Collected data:
========================================================================

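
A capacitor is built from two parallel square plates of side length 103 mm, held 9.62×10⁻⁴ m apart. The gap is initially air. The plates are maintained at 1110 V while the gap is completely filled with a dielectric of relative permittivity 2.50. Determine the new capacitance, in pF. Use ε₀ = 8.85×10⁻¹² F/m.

244 pF

A = (103 mm)² = 1.06×10⁻² m².
Initially C₁ = ε₀A/d = 8.85×10⁻¹² × 1.06×10⁻² / 9.62×10⁻⁴ = 9.76×10⁻¹¹ F.
C = κε₀A/d scales with κ, so C₂/C₁ = κ = 2.50.
C₂ = 2.50 × 9.76×10⁻¹¹ = 2.44×10⁻¹⁰ F.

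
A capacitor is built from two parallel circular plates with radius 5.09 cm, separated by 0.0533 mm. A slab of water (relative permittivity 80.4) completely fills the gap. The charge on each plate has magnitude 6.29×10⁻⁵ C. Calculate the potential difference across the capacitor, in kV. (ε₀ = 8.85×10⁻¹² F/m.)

V ≈ 0.579 kV

A = π(5.09 cm)² = 8.14×10⁻³ m².
C = κε₀A/d = 80.4 × 8.85×10⁻¹² × 8.14×10⁻³ / 5.33×10⁻⁵ = 1.09×10⁻⁷ F.
V = Q/C = 6.29×10⁻⁵ / 1.09×10⁻⁷ = 5.79×10² V.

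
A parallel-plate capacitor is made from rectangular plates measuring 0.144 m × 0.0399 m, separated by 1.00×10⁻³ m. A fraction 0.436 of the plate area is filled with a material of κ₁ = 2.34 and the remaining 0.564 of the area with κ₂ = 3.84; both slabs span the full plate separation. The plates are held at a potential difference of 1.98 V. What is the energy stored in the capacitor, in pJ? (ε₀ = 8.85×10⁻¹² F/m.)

318 pJ

A = 0.144 × 0.0399 m² = 5.75×10⁻³ m².
Side-by-side slabs ⇒ two capacitors in parallel, each spanning the full gap.
C₁ = κ₁ε₀A₁/d = 2.34 × 8.85×10⁻¹² × 2.51×10⁻³ / 1.00×10⁻³ = 5.19×10⁻¹¹ F.
C₂ = κ₂ε₀A₂/d = 3.84 × 8.85×10⁻¹² × 3.24×10⁻³ / 1.00×10⁻³ = 1.10×10⁻¹⁰ F.
C = C₁ + C₂ = 1.62×10⁻¹⁰ F.
U = ½CV² = ½ × 1.62×10⁻¹⁰ × (1.98)² = 3.18×10⁻¹⁰ J.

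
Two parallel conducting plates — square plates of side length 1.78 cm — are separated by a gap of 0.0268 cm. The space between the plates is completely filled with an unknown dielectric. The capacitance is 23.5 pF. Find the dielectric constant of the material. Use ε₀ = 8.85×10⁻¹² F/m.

A = (1.78 cm)² = 3.17×10⁻⁴ m².
κ = Cd/(ε₀A) = 2.35×10⁻¹¹ × 2.68×10⁻⁴ / (8.85×10⁻¹² × 3.17×10⁻⁴) = 2.25.

2.25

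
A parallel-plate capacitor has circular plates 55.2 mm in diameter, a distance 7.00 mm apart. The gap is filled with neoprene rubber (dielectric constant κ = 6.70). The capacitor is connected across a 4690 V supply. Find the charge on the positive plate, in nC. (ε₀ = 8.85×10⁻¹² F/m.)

95.1 nC

A = π(55.2/2 mm)² = 2.39×10⁻³ m².
C = κε₀A/d = 6.70 × 8.85×10⁻¹² × 2.39×10⁻³ / 7.00×10⁻³ = 2.03×10⁻¹¹ F.
Q = CV = 2.03×10⁻¹¹ × 4690 = 9.51×10⁻⁸ C.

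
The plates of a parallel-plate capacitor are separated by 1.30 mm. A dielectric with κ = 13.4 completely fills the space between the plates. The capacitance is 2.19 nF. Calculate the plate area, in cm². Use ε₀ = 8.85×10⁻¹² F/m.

240 cm²

A = Cd/(κε₀) = 2.19×10⁻⁹ × 1.30×10⁻³ / (13.4 × 8.85×10⁻¹²) = 2.40×10⁻² m².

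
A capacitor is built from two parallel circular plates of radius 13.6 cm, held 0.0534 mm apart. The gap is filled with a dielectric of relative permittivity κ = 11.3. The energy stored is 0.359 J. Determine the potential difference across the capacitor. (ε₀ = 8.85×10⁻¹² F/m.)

A = π(13.6 cm)² = 5.81×10⁻² m².
C = κε₀A/d = 11.3 × 8.85×10⁻¹² × 5.81×10⁻² / 5.34×10⁻⁵ = 1.09×10⁻⁷ F.
V = √(2U/C) = √(2 × 0.359 / 1.09×10⁻⁷) = 2.57×10³ V.

2.57 kV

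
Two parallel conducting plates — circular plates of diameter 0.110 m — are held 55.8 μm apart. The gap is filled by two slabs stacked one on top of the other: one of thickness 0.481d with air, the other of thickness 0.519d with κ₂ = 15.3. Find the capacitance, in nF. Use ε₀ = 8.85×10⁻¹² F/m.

A = π(0.110/2 m)² = 9.50×10⁻³ m².
Stacked slabs ⇒ two capacitors in series, each with the full plate area.
C₁ = κ₁ε₀A/d₁ = 1.00 × 8.85×10⁻¹² × 9.50×10⁻³ / 2.68×10⁻⁵ = 3.13×10⁻⁹ F.
C₂ = κ₂ε₀A/d₂ = 15.3 × 8.85×10⁻¹² × 9.50×10⁻³ / 2.90×10⁻⁵ = 4.44×10⁻⁸ F.
C = (1/C₁ + 1/C₂)⁻¹ = 2.93×10⁻⁹ F.

2.93 nF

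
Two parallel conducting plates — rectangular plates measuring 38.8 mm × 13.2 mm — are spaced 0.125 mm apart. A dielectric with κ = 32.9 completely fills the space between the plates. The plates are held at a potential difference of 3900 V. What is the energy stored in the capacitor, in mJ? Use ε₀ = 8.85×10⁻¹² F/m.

A = 38.8 × 13.2 mm² = 5.12×10⁻⁴ m².
C = κε₀A/d = 32.9 × 8.85×10⁻¹² × 5.12×10⁻⁴ / 1.25×10⁻⁴ = 1.19×10⁻⁹ F.
U = ½CV² = ½ × 1.19×10⁻⁹ × (3900)² = 9.07×10⁻³ J.

U ≈ 9.07 mJ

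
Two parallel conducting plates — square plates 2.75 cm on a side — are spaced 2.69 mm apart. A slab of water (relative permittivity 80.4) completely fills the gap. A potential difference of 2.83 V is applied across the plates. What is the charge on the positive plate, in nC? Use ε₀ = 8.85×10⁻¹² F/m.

A = (2.75 cm)² = 7.56×10⁻⁴ m².
C = κε₀A/d = 80.4 × 8.85×10⁻¹² × 7.56×10⁻⁴ / 2.69×10⁻³ = 2.00×10⁻¹⁰ F.
Q = CV = 2.00×10⁻¹⁰ × 2.83 = 5.66×10⁻¹⁰ C.

Q ≈ 0.566 nC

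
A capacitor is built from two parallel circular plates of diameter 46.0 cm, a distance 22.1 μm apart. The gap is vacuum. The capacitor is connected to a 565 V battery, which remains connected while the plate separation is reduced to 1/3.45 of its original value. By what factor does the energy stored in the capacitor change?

Battery connected ⇒ V is held fixed.
C₂ = 3.45 C₁ and U = ½CV², so U₂/U₁ = C₂/C₁ = 3.45.

U₂/U₁ ≈ 3.45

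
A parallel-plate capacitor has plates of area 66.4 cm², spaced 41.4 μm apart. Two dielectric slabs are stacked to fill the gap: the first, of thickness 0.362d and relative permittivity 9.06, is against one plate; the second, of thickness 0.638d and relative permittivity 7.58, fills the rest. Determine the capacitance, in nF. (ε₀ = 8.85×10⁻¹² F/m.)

A = 66.4 cm² = 6.64×10⁻³ m².
Stacked slabs ⇒ two capacitors in series, each with the full plate area.
C₁ = κ₁ε₀A/d₁ = 9.06 × 8.85×10⁻¹² × 6.64×10⁻³ / 1.50×10⁻⁵ = 3.55×10⁻⁸ F.
C₂ = κ₂ε₀A/d₂ = 7.58 × 8.85×10⁻¹² × 6.64×10⁻³ / 2.64×10⁻⁵ = 1.69×10⁻⁸ F.
C = (1/C₁ + 1/C₂)⁻¹ = 1.14×10⁻⁸ F.

C ≈ 11.4 nF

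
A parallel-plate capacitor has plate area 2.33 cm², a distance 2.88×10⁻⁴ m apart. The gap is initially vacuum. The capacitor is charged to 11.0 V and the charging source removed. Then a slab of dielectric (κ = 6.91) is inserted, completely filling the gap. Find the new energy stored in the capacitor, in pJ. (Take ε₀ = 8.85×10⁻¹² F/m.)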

========================================================================

What is being asked:
Would you retype the lines of the data above, from the one holding "A parallel-plate capacitor has plates" through its final line, exactly and without adding any other line?

Solved exercise:
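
A parallel-plate capacitor has plates of area 66.4 cm², spaced 41.4 μm apart. Two dielectric slabs are stacked to fill the gap: the first, of thickness 0.362d and relative permittivity 9.06, is against one plate; the second, of thickness 0.638d and relative permittivity 7.58, fills the rest. Determine the capacitance, in nF. (ε₀ = 8.85×10⁻¹² F/m.)

A = 66.4 cm² = 6.64×10⁻³ m².
Stacked slabs ⇒ two capacitors in series, each with the full plate area.
C₁ = κ₁ε₀A/d₁ = 9.06 × 8.85×10⁻¹² × 6.64×10⁻³ / 1.50×10⁻⁵ = 3.55×10⁻⁸ F.
C₂ = κ₂ε₀A/d₂ = 7.58 × 8.85×10⁻¹² × 6.64×10⁻³ / 2.64×10⁻⁵ = 1.69×10⁻⁸ F.
C = (1/C₁ + 1/C₂)⁻¹ = 1.14×10⁻⁸ F.

C ≈ 11.4 nF

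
A parallel-plate capacitor has plate area 2.33 cm², a distance 2.88×10⁻⁴ m apart. The gap is initially vacuum. The capacitor is charged to 11.0 V and the charging source removed. Then a slab of dielectric (κ = 6.91) is inserted, completely filling the gap. Find the new energy stored in the capacitor, in pJ. (Take ε₀ = 8.85×10⁻¹² F/m.)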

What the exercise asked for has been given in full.